TRY IT
Word for word, print all of the lines below.

# # # #

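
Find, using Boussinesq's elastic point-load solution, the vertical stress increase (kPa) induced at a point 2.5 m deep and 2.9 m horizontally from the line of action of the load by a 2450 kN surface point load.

Boussinesq vertical stress below a point load on an elastic half-space:
Δσ_z = 3P/(2πz²) · [1 + (r/z)²]^(−5/2)
r/z = 2.9/2.5 = 1.16; [1+(r/z)²]^(−5/2) = 0.11868.
Δσ_z = 3×2450/(2π×2.5²) × 0.11868 = 187.17 × 0.11868 = 22.21 kPa

Δσ_z ≈ 22.2 kPa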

# # # #

RESPONSE BOX
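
Find, using Boussinesq's elastic point-load solution, the vertical stress increase (kPa) induced at a point 2.5 m deep and 2.9 m horizontally from the line of action of the load by a 2450 kN surface point load.

Boussinesq vertical stress below a point load on an elastic half-space:
Δσ_z = 3P/(2πz²) · [1 + (r/z)²]^(−5/2)
r/z = 2.9/2.5 = 1.16; [1+(r/z)²]^(−5/2) = 0.11868.
Δσ_z = 3×2450/(2π×2.5²) × 0.11868 = 187.17 × 0.11868 = 22.21 kPa

Δσ_z ≈ 22.2 kPa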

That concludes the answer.